-- Stored records --
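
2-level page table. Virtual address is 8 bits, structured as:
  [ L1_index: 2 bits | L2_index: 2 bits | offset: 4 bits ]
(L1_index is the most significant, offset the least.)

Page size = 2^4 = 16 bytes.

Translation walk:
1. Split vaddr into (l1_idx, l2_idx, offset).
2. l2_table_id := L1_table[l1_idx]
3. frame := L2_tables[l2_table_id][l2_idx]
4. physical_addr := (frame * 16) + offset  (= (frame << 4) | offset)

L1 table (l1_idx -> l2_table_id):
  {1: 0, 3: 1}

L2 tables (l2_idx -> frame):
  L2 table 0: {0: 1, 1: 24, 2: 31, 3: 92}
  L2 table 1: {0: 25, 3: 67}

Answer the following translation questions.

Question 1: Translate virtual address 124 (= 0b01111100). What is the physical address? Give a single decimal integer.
vaddr = 124 = 0b01111100
Split: l1_idx=1, l2_idx=3, offset=12
L1[1] = 0
L2[0][3] = 92
paddr = 92 * 16 + 12 = 1484

Answer: 1484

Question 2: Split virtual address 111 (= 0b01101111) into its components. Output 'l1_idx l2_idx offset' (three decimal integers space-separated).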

-- Exercise instructions --
What is needed is each line of the entries that contains the word "frame".

-- Result of this exercise --
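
3. frame := L2_tables[l2_table_id][l2_idx]
4. physical_addr := (frame * 16) + offset  (= (frame << 4) | offset)
L2 tables (l2_idx -> frame):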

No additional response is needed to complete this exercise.